— Task to complete —
Up to and including the line that contains "when e do v := e otherwise v := e", return every line from the start of the data, unchanged.

— Saved entries —
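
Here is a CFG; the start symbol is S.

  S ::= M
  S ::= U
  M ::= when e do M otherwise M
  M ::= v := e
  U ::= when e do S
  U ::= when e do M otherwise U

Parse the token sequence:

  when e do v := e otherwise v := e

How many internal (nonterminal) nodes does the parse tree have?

[S [M when e do [M v := e] otherwise [M v := e]]]

4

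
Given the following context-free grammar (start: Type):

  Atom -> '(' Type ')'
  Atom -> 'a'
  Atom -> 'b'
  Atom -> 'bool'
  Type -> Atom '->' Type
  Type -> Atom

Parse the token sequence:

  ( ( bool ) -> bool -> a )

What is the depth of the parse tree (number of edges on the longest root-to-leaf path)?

6

[Type [Atom ( [Type [Atom ( [Type [Atom bool]] )] -> [Type [Atom bool] -> [Type [Atom a]]]] )]]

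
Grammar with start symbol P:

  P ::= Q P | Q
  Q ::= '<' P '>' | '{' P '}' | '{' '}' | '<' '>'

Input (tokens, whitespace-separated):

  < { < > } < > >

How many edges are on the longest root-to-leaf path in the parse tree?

[P [Q < [P [Q { [P [Q < >]] }] [P [Q < >]]] >]]

6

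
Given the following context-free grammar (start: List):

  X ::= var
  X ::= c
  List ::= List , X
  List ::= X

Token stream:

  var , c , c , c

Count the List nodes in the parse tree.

4

[List [List [List [List [X var]] , [X c]] , [X c]] , [X c]]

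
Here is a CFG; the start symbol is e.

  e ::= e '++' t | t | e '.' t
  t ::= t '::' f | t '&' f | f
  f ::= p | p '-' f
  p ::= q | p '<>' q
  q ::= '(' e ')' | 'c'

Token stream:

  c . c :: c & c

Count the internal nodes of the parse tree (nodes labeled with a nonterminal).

18

[e [e [t [f [p [q c]]]]] . [t [t [t [f [p [q c]]]] :: [f [p [q c]]]] & [f [p [q c]]]]]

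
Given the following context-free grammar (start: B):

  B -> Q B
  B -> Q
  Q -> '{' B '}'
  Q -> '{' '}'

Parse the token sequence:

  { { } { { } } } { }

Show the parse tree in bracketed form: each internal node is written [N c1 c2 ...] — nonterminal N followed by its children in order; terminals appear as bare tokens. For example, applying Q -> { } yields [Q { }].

[B [Q { [B [Q { }] [B [Q { [B [Q { }]] }]]] }] [B [Q { }]]]

B
Q B
{ B } B
{ Q B } B
{ { } B } B
{ { } Q } B
{ { } { B } } B
{ { } { Q } } B
{ { } { { } } } B
{ { } { { } } } Q
{ { } { { } } } { }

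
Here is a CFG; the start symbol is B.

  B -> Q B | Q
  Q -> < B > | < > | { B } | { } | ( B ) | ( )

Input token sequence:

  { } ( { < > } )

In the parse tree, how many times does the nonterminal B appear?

4

[B [Q { }] [B [Q ( [B [Q { [B [Q < >]] }]] )]]]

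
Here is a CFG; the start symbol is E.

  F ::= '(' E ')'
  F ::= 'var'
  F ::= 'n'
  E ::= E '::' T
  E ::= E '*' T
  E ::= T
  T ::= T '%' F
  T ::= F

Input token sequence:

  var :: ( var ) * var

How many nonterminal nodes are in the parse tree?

12

[E [E [E [T [F var]]] :: [T [F ( [E [T [F var]]] )]]] * [T [F var]]]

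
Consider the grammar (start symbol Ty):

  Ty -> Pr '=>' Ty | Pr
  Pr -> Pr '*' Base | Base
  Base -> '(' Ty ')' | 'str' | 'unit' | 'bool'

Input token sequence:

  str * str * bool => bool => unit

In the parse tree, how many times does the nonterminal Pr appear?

[Ty [Pr [Pr [Pr [Base str]] * [Base str]] * [Base bool]] => [Ty [Pr [Base bool]] => [Ty [Pr [Base unit]]]]]

5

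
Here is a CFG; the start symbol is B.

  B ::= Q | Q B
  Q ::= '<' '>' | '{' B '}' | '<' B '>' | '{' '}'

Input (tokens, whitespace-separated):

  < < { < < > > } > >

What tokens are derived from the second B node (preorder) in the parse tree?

[B [Q < [B [Q < [B [Q { [B [Q < [B [Q < >]] >]] }]] >]] >]]

< { < < > > } >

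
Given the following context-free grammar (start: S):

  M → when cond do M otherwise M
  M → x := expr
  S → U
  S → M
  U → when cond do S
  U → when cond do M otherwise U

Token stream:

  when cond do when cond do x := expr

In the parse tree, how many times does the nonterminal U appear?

[S [U when cond do [S [U when cond do [S [M x := expr]]]]]]

2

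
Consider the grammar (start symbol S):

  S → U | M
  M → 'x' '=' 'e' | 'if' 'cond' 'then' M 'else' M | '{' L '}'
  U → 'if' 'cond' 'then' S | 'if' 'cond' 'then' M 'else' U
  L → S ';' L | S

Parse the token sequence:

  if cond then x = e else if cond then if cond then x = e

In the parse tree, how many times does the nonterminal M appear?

2

[S [U if cond then [M x = e] else [U if cond then [S [U if cond then [S [M x = e]]]]]]]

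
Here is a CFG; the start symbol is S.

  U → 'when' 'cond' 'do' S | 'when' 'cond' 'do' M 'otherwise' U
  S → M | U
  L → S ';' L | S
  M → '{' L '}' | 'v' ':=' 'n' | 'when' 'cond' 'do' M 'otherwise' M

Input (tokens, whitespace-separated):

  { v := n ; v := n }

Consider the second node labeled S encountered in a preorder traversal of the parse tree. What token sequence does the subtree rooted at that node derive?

[S [M { [L [S [M v := n]] ; [L [S [M v := n]]]] }]]

v := n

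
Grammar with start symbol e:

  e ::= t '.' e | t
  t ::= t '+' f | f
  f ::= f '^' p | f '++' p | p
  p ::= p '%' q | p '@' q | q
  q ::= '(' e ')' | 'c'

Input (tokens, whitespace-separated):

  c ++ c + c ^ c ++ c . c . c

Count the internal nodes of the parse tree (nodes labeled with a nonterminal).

28

[e [t [t [f [f [p [q c]]] ++ [p [q c]]]] + [f [f [f [p [q c]]] ^ [p [q c]]] ++ [p [q c]]]] . [e [t [f [p [q c]]]] . [e [t [f [p [q c]]]]]]]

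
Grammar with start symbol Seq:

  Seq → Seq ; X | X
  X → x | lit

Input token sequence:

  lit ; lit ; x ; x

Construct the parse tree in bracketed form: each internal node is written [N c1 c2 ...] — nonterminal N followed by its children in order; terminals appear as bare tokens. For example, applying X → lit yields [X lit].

Seq
Seq ; X
Seq ; X ; X
Seq ; X ; X ; X
X ; X ; X ; X
lit ; X ; X ; X
lit ; lit ; X ; X
lit ; lit ; x ; X
lit ; lit ; x ; x

[Seq [Seq [Seq [Seq [X lit]] ; [X lit]] ; [X x]] ; [X x]]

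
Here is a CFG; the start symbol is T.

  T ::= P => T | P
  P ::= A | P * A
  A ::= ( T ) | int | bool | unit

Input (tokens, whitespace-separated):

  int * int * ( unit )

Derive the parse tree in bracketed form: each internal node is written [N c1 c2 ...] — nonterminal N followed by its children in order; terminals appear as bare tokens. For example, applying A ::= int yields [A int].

[T [P [P [P [A int]] * [A int]] * [A ( [T [P [A unit]]] )]]]

T
P
P * A
P * A * A
A * A * A
int * A * A
int * int * A
int * int * ( T )
int * int * ( P )
int * int * ( A )
int * int * ( unit )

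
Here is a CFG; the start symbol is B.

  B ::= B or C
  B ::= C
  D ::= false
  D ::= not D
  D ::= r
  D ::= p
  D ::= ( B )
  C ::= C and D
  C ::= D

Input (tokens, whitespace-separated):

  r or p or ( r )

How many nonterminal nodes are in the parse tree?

[B [B [B [C [D r]]] or [C [D p]]] or [C [D ( [B [C [D r]]] )]]]

12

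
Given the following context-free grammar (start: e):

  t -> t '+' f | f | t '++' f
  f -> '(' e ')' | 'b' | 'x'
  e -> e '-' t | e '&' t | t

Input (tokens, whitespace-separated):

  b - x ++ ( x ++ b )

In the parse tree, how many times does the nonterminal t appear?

5

[e [e [t [f b]]] - [t [t [f x]] ++ [f ( [e [t [t [f x]] ++ [f b]]] )]]]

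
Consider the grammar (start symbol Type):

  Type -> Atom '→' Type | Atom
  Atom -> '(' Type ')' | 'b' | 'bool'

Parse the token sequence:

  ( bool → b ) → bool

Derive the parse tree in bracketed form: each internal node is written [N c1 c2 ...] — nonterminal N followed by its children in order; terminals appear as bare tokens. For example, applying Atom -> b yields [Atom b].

[Type [Atom ( [Type [Atom bool] → [Type [Atom b]]] )] → [Type [Atom bool]]]

Type
Atom → Type
( Type ) → Type
( Atom → Type ) → Type
( bool → Type ) → Type
( bool → Atom ) → Type
( bool → b ) → Type
( bool → b ) → Atom
( bool → b ) → bool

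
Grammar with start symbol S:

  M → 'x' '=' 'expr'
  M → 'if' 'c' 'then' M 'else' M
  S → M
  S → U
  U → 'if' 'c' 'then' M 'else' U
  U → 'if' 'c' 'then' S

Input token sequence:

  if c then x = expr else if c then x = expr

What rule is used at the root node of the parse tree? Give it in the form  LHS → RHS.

S → U

[S [U if c then [M x = expr] else [U if c then [S [M x = expr]]]]]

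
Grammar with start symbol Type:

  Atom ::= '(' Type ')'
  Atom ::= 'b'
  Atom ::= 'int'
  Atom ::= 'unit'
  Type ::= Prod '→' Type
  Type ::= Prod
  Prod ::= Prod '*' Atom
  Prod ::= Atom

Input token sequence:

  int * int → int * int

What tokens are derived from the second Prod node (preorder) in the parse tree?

[Type [Prod [Prod [Atom int]] * [Atom int]] → [Type [Prod [Prod [Atom int]] * [Atom int]]]]

int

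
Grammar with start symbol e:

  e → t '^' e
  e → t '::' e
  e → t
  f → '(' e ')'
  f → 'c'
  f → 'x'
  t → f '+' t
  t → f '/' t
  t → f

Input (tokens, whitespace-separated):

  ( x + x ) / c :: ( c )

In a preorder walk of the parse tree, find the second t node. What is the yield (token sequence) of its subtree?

[e [t [f ( [e [t [f x] + [t [f x]]]] )] / [t [f c]]] :: [e [t [f ( [e [t [f c]]] )]]]]

x + x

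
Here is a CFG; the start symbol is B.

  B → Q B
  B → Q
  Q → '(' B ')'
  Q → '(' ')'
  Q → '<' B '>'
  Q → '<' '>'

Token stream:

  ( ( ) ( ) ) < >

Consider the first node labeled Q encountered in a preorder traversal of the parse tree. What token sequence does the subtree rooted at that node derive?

( ( ) ( ) )

[B [Q ( [B [Q ( )] [B [Q ( )]]] )] [B [Q < >]]]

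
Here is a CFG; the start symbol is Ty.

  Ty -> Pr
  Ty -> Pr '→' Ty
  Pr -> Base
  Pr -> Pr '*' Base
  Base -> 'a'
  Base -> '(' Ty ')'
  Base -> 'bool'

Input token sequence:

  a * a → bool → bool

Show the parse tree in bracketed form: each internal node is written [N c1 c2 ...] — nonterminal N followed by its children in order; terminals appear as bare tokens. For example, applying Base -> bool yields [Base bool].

[Ty [Pr [Pr [Base a]] * [Base a]] → [Ty [Pr [Base bool]] → [Ty [Pr [Base bool]]]]]

Ty
Pr → Ty
Pr * Base → Ty
Base * Base → Ty
a * Base → Ty
a * a → Ty
a * a → Pr → Ty
a * a → Base → Ty
a * a → bool → Ty
a * a → bool → Pr
a * a → bool → Base
a * a → bool → bool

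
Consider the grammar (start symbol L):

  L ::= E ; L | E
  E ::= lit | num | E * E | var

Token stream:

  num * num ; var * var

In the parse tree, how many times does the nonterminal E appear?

[L [E [E num] * [E num]] ; [L [E [E var] * [E var]]]]

6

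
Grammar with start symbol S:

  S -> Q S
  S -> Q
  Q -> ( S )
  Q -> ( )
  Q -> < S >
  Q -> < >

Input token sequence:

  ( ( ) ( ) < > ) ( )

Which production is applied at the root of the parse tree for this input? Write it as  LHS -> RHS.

S -> Q S

[S [Q ( [S [Q ( )] [S [Q ( )] [S [Q < >]]]] )] [S [Q ( )]]]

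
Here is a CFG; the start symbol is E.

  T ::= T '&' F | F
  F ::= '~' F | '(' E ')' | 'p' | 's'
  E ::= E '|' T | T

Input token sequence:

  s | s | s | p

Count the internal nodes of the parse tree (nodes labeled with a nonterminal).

12

[E [E [E [E [T [F s]]] | [T [F s]]] | [T [F s]]] | [T [F p]]]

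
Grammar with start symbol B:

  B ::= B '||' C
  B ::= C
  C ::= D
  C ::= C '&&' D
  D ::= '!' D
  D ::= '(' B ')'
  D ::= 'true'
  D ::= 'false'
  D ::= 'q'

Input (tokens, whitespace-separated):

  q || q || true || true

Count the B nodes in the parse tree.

[B [B [B [B [C [D q]]] || [C [D q]]] || [C [D true]]] || [C [D true]]]

4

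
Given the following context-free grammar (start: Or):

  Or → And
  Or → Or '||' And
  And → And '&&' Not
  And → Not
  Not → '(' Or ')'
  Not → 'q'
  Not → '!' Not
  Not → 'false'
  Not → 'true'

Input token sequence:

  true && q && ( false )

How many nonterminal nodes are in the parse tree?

[Or [And [And [And [Not true]] && [Not q]] && [Not ( [Or [And [Not false]]] )]]]

10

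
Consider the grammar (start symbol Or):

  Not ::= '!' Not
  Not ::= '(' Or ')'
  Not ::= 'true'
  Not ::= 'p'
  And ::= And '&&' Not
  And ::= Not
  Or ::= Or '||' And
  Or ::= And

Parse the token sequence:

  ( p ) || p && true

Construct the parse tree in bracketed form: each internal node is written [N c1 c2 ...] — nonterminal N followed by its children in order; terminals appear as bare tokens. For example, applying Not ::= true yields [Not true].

Or
Or || And
And || And
Not || And
( Or ) || And
( And ) || And
( Not ) || And
( p ) || And
( p ) || And && Not
( p ) || Not && Not
( p ) || p && Not
( p ) || p && true

[Or [Or [And [Not ( [Or [And [Not p]]] )]]] || [And [And [Not p]] && [Not true]]]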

— Output of the task —
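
Here is a CFG; the start symbol is S.

  S ::= M
  S ::= U
  M ::= when e do M otherwise M
  M ::= v := e
  U ::= when e do S
  U ::= when e do M otherwise U

Parse the token sequence:

  when e do v := e otherwise v := e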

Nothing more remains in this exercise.